▶ TASK REQUIREMENTS
Every record here must be set down once more, precisely as it reads.

▶ DATA FOR THIS TASK
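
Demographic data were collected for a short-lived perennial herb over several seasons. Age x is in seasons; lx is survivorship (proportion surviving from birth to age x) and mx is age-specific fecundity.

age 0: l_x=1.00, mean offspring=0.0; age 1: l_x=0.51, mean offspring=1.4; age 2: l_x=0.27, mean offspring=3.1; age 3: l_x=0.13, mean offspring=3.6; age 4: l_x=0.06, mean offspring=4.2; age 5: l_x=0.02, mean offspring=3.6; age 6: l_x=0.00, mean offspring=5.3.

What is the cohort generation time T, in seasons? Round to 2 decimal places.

lx·mx: 0, 0.714, 0.837, 0.468, 0.252, 0.072, 0 → R0 = 2.343
x·lx·mx: 0, 0.714, 1.674, 1.404, 1.008, 0.36, 0 → Σ = 5.16
T = 5.16 / 2.343 = 2.202305… → 2.20

2.20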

▶ RESULT OF THIS TASK
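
Demographic data were collected for a short-lived perennial herb over several seasons. Age x is in seasons; lx is survivorship (proportion surviving from birth to age x) and mx is age-specific fecundity.

age 0: l_x=1.00, mean offspring=0.0; age 1: l_x=0.51, mean offspring=1.4; age 2: l_x=0.27, mean offspring=3.1; age 3: l_x=0.13, mean offspring=3.6; age 4: l_x=0.06, mean offspring=4.2; age 5: l_x=0.02, mean offspring=3.6; age 6: l_x=0.00, mean offspring=5.3.

What is the cohort generation time T, in seasons? Round to 2 decimal places.

lx·mx: 0, 0.714, 0.837, 0.468, 0.252, 0.072, 0 → R0 = 2.343
x·lx·mx: 0, 0.714, 1.674, 1.404, 1.008, 0.36, 0 → Σ = 5.16
T = 5.16 / 2.343 = 2.202305… → 2.20

2.20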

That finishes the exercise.